- _Exercise brief_: Reproduce the following entries exactly, leaving nothing out.
#### Listed entries ####
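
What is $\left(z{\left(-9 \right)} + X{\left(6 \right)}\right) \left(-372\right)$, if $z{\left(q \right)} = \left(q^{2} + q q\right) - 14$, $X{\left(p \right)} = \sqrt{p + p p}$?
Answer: $-55056 - 372 \sqrt{42} \approx -57467.0$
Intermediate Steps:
$X{\left(p \right)} = \sqrt{p + p^{2}}$
$z{\left(q \right)} = -14 + 2 q^{2}$ ($z{\left(q \right)} = \left(q^{2} + q^{2}\right) - 14 = 2 q^{2} - 14 = -14 + 2 q^{2}$)
$\left(z{\left(-9 \right)} + X{\left(6 \right)}\right) \left(-372\right) = \left(\left(-14 + 2 \left(-9\right)^{2}\right) + \sqrt{6 \left(1 + 6\right)}\right) \left(-372\right) = \left(\left(-14 + 2 \cdot 81\right) + \sqrt{6 \cdot 7}\right) \left(-372\right) = \left(\left(-14 + 162\right) + \sqrt{42}\right) \left(-372\right) = \left(148 + \sqrt{42}\right) \left(-372\right) = -55056 - 372 \sqrt{42}$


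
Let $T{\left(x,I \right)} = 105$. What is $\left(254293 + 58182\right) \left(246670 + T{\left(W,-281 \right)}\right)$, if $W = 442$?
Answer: $77111018125$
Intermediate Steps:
$\left(254293 + 58182\right) \left(246670 + T{\left(W,-281 \right)}\right) = \left(254293 + 58182\right) \left(246670 + 105\right) = 312475 \cdot 246775 = 77111018125$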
####
- _Exercise solution_:
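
What is $\left(z{\left(-9 \right)} + X{\left(6 \right)}\right) \left(-372\right)$, if $z{\left(q \right)} = \left(q^{2} + q q\right) - 14$, $X{\left(p \right)} = \sqrt{p + p p}$?
Answer: $-55056 - 372 \sqrt{42} \approx -57467.0$
Intermediate Steps:
$X{\left(p \right)} = \sqrt{p + p^{2}}$
$z{\left(q \right)} = -14 + 2 q^{2}$ ($z{\left(q \right)} = \left(q^{2} + q^{2}\right) - 14 = 2 q^{2} - 14 = -14 + 2 q^{2}$)
$\left(z{\left(-9 \right)} + X{\left(6 \right)}\right) \left(-372\right) = \left(\left(-14 + 2 \left(-9\right)^{2}\right) + \sqrt{6 \left(1 + 6\right)}\right) \left(-372\right) = \left(\left(-14 + 2 \cdot 81\right) + \sqrt{6 \cdot 7}\right) \left(-372\right) = \left(\left(-14 + 162\right) + \sqrt{42}\right) \left(-372\right) = \left(148 + \sqrt{42}\right) \left(-372\right) = -55056 - 372 \sqrt{42}$


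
Let $T{\left(x,I \right)} = 105$. What is $\left(254293 + 58182\right) \left(246670 + T{\left(W,-281 \right)}\right)$, if $W = 442$?
Answer: $77111018125$
Intermediate Steps:
$\left(254293 + 58182\right) \left(246670 + T{\left(W,-281 \right)}\right) = \left(254293 + 58182\right) \left(246670 + 105\right) = 312475 \cdot 246775 = 77111018125$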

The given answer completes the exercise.